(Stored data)
--- START ---

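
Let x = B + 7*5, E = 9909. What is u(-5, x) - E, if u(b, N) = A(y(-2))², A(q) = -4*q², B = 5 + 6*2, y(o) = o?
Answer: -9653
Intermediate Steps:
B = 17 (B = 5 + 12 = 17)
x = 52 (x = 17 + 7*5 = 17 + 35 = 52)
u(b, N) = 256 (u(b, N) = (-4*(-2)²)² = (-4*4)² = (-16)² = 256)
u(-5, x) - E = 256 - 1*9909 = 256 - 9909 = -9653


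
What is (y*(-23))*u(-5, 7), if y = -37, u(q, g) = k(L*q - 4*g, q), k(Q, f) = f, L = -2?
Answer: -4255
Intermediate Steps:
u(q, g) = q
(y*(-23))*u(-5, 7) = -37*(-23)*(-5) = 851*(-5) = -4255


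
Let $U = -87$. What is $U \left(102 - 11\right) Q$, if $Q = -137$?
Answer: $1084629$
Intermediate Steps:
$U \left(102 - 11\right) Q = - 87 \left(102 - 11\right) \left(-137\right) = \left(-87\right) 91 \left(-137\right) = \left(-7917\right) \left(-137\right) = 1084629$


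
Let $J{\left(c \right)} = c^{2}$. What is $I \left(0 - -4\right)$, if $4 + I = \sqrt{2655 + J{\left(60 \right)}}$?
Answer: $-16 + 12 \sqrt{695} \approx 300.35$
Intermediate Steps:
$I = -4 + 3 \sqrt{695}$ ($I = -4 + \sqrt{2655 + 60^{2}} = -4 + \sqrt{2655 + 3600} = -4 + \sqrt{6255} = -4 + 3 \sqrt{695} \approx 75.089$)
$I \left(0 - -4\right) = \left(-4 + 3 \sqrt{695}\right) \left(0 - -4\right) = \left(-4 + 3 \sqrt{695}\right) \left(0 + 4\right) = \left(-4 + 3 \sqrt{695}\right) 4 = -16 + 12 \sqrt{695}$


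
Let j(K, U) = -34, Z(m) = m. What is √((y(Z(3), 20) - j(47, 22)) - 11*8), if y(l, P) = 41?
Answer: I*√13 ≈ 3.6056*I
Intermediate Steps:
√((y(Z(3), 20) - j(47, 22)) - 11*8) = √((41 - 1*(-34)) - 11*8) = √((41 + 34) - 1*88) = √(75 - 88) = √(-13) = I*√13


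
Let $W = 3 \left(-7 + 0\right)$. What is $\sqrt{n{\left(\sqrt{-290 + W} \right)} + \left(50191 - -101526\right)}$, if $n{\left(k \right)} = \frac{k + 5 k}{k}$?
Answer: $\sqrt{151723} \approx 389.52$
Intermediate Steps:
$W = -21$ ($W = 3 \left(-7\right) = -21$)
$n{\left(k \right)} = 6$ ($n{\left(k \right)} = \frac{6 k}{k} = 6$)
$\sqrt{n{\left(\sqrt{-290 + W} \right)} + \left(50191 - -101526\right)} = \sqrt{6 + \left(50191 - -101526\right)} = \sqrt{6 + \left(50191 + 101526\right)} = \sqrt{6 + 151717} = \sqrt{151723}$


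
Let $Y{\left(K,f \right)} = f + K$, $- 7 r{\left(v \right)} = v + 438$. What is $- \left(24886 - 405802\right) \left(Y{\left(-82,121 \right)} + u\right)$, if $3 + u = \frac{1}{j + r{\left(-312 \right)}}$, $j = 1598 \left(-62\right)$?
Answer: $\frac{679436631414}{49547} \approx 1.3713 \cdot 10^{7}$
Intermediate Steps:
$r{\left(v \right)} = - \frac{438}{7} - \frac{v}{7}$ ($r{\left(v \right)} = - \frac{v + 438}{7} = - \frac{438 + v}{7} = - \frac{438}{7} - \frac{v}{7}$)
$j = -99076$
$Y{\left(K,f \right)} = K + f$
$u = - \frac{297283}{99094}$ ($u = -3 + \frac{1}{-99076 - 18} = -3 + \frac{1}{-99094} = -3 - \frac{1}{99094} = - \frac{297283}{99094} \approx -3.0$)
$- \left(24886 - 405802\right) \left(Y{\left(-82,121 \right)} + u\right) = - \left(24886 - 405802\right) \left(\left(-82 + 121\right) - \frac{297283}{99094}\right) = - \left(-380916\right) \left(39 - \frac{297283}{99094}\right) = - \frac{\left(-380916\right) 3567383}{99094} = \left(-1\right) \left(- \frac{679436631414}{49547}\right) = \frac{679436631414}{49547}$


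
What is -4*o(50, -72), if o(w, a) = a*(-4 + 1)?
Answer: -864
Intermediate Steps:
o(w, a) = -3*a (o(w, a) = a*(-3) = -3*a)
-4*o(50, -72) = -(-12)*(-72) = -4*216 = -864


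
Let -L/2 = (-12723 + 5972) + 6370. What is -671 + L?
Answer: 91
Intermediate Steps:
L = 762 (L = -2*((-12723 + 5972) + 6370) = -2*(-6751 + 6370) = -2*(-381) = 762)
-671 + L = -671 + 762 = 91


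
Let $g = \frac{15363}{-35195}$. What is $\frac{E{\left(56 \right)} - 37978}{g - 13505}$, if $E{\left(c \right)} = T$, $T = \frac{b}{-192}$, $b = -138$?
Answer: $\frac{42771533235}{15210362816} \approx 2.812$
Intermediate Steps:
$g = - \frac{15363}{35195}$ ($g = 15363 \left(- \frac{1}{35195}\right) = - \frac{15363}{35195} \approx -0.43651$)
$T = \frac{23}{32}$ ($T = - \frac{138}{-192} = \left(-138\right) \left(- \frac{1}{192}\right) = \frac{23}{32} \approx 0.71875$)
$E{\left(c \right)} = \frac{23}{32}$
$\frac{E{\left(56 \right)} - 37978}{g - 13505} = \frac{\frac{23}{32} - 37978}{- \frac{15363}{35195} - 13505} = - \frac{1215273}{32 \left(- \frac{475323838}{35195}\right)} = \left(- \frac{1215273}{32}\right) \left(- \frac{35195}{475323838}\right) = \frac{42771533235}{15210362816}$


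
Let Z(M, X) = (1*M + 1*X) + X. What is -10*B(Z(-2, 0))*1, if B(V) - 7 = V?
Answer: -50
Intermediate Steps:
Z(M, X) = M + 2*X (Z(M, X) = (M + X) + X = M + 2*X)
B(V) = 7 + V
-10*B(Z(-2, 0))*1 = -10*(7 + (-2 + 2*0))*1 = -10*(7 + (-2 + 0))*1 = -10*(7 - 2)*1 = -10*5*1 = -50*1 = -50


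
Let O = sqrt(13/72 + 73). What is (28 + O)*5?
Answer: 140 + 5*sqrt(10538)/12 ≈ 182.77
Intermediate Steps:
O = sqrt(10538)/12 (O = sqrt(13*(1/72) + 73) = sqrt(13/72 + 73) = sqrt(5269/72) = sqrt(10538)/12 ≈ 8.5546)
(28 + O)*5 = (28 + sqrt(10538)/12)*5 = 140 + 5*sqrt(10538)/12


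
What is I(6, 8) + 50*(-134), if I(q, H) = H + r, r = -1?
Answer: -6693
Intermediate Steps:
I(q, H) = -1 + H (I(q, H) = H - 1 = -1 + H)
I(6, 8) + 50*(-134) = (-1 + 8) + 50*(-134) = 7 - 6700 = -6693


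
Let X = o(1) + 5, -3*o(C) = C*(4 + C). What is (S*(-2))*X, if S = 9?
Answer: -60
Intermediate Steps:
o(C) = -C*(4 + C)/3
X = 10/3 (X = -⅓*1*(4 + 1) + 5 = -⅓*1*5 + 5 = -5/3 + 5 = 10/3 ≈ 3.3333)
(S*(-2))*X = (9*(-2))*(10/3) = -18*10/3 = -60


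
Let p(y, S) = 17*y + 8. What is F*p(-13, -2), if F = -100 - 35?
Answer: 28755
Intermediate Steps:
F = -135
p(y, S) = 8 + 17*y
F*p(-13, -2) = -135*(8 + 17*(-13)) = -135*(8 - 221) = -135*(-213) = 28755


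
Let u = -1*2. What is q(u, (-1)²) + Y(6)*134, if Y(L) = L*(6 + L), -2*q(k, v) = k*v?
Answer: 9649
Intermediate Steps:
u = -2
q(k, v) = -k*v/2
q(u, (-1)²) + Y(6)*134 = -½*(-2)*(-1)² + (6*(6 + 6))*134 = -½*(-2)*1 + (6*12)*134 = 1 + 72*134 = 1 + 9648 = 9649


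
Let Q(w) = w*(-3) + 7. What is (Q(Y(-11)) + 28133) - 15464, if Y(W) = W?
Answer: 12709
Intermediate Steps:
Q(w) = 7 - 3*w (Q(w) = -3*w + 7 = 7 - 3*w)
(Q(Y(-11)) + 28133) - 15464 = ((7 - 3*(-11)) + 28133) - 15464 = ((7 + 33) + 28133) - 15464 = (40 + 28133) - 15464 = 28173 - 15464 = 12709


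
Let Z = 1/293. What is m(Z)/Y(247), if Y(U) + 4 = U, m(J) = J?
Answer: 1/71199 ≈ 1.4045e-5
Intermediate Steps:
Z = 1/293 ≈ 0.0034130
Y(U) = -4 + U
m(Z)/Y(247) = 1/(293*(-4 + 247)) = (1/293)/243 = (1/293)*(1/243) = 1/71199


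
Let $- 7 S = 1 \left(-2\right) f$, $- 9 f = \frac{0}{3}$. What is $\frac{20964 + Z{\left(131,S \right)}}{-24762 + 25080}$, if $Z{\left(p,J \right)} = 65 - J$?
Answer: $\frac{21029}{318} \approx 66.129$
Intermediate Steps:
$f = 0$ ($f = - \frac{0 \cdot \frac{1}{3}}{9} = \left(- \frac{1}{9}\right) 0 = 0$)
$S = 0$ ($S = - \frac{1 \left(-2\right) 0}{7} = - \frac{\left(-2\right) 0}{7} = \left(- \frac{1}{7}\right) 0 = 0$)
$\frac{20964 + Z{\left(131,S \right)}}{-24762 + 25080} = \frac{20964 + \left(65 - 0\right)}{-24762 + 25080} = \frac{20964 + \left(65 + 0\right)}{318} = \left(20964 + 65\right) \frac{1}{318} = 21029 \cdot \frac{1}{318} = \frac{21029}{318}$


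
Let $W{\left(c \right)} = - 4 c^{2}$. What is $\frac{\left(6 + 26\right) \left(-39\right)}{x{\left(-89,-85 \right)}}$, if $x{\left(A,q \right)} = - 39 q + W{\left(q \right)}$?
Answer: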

--- END ---
--- START ---

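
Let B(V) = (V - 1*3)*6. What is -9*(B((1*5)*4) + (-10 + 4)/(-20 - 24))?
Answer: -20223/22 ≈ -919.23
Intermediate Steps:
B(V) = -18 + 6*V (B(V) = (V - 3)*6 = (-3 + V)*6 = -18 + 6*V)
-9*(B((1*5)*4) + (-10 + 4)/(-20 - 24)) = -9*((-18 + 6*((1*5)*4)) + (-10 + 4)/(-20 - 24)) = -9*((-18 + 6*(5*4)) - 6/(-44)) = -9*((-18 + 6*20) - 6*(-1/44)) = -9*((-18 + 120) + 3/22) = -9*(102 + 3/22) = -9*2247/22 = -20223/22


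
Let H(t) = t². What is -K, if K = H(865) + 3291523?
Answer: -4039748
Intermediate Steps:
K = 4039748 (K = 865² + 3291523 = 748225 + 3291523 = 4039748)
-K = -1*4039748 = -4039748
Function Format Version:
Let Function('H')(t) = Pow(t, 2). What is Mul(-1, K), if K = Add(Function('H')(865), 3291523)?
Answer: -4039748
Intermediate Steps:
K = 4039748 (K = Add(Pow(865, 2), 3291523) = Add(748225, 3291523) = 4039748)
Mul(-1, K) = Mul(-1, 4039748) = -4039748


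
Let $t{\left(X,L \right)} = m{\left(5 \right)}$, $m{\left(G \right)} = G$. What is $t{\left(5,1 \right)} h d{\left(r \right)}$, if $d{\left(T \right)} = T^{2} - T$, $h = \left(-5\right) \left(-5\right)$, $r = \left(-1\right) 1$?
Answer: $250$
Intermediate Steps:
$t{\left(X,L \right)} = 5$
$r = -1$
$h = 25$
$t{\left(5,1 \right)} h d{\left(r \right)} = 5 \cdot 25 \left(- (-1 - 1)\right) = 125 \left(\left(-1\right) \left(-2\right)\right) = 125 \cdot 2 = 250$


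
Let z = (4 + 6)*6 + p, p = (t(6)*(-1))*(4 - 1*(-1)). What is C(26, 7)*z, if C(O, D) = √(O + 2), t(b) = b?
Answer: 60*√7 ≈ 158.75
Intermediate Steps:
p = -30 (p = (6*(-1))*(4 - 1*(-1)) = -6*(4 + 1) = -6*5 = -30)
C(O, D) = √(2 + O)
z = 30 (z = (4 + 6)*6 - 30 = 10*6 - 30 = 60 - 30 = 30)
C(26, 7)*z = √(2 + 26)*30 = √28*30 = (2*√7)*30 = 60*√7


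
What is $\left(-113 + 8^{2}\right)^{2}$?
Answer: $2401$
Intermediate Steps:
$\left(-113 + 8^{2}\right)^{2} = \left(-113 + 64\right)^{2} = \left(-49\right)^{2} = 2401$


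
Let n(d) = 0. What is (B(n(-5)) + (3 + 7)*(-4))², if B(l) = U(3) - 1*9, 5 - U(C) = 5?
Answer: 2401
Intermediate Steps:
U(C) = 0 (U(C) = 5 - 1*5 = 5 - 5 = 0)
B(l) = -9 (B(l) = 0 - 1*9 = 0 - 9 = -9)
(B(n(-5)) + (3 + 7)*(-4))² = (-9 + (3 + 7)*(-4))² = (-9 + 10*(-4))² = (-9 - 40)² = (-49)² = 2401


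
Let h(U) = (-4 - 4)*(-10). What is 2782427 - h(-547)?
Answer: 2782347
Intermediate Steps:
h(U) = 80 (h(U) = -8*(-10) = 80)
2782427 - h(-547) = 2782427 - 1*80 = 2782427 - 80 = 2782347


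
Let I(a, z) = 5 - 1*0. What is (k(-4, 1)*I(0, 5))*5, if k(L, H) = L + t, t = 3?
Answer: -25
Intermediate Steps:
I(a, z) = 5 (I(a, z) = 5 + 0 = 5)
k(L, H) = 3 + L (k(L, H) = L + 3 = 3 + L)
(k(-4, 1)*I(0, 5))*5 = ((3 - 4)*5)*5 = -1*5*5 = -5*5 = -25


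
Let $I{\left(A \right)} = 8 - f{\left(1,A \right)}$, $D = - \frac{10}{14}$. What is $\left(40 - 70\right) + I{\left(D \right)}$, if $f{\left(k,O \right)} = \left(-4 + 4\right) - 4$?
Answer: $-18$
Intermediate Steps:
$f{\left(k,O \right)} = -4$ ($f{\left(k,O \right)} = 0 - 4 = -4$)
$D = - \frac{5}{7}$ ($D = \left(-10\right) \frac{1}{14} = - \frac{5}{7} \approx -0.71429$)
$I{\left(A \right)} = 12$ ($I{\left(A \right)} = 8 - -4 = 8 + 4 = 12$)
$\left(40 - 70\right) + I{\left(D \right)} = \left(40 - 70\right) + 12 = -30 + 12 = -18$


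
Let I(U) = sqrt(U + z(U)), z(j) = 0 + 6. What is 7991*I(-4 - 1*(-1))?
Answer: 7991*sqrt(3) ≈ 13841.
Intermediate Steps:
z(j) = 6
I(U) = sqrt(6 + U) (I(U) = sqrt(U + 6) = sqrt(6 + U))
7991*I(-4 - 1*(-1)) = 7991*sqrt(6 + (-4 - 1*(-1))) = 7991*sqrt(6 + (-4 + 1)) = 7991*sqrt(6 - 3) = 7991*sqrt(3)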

--- END ---
--- START ---

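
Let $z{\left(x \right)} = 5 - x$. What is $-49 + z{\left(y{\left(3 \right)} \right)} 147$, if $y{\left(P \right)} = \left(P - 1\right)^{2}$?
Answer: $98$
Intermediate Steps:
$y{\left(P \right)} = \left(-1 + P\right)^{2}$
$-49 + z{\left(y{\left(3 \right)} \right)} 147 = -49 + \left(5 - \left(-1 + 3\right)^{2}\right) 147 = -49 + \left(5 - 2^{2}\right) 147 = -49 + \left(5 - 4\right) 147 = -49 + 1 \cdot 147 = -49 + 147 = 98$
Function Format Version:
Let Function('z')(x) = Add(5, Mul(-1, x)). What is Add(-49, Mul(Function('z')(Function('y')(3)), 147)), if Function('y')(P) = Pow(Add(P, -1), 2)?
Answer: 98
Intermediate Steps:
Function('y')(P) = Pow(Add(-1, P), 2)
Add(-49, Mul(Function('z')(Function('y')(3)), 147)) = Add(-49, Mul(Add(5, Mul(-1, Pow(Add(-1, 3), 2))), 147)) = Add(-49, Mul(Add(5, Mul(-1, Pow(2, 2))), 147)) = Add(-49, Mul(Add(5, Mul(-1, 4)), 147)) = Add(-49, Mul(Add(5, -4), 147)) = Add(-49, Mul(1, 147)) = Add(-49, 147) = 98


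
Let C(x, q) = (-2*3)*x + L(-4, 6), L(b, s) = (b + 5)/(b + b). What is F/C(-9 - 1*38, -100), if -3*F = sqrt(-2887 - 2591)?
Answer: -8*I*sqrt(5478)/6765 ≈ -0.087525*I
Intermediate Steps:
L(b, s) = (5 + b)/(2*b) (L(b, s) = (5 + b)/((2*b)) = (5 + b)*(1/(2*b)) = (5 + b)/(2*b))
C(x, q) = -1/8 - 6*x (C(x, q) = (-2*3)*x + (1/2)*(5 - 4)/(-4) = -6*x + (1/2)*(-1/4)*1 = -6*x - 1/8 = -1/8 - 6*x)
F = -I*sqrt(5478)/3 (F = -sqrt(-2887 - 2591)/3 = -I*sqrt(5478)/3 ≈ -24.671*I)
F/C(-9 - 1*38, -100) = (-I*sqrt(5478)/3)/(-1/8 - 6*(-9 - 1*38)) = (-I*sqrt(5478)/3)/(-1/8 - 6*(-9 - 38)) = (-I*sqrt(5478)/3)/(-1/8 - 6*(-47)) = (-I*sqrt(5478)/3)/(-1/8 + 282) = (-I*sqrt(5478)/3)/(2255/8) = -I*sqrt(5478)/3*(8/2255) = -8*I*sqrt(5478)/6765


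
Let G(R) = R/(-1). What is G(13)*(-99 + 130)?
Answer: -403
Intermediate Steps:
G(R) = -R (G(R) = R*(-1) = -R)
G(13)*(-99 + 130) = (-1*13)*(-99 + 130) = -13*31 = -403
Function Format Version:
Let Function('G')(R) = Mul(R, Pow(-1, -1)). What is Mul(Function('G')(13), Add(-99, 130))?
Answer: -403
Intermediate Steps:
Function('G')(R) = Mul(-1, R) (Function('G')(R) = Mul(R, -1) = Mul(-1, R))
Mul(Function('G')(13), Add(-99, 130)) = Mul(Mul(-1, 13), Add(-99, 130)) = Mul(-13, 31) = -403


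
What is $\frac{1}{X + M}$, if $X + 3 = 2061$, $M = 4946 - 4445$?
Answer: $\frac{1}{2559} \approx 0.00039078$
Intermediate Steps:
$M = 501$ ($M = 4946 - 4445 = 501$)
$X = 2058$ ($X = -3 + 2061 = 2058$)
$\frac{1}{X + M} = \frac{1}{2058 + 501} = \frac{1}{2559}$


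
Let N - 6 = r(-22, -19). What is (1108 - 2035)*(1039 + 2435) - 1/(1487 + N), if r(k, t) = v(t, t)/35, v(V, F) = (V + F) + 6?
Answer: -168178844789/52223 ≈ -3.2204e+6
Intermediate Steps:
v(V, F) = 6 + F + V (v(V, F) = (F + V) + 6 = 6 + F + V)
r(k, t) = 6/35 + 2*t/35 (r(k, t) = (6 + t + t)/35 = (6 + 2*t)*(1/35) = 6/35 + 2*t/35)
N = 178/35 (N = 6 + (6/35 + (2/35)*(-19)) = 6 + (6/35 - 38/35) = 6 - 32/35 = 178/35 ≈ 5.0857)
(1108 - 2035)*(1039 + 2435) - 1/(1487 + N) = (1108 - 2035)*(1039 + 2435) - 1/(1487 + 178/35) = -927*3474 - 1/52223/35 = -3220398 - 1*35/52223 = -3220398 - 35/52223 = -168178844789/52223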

--- END ---

» WORK REQUIRED: Copy out, word for word, the part of the entries above that begins at the line with "Let x = B +" and ends at the line with "Answer: $-16 +", including both.

» OUTPUT BELOW:
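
Let x = B + 7*5, E = 9909. What is u(-5, x) - E, if u(b, N) = A(y(-2))², A(q) = -4*q², B = 5 + 6*2, y(o) = o?
Answer: -9653
Intermediate Steps:
B = 17 (B = 5 + 12 = 17)
x = 52 (x = 17 + 7*5 = 17 + 35 = 52)
u(b, N) = 256 (u(b, N) = (-4*(-2)²)² = (-4*4)² = (-16)² = 256)
u(-5, x) - E = 256 - 1*9909 = 256 - 9909 = -9653


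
What is (y*(-23))*u(-5, 7), if y = -37, u(q, g) = k(L*q - 4*g, q), k(Q, f) = f, L = -2?
Answer: -4255
Intermediate Steps:
u(q, g) = q
(y*(-23))*u(-5, 7) = -37*(-23)*(-5) = 851*(-5) = -4255


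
Let $U = -87$. What is $U \left(102 - 11\right) Q$, if $Q = -137$?
Answer: $1084629$
Intermediate Steps:
$U \left(102 - 11\right) Q = - 87 \left(102 - 11\right) \left(-137\right) = \left(-87\right) 91 \left(-137\right) = \left(-7917\right) \left(-137\right) = 1084629$


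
Let $J{\left(c \right)} = c^{2}$. What is $I \left(0 - -4\right)$, if $4 + I = \sqrt{2655 + J{\left(60 \right)}}$?
Answer: $-16 + 12 \sqrt{695} \approx 300.35$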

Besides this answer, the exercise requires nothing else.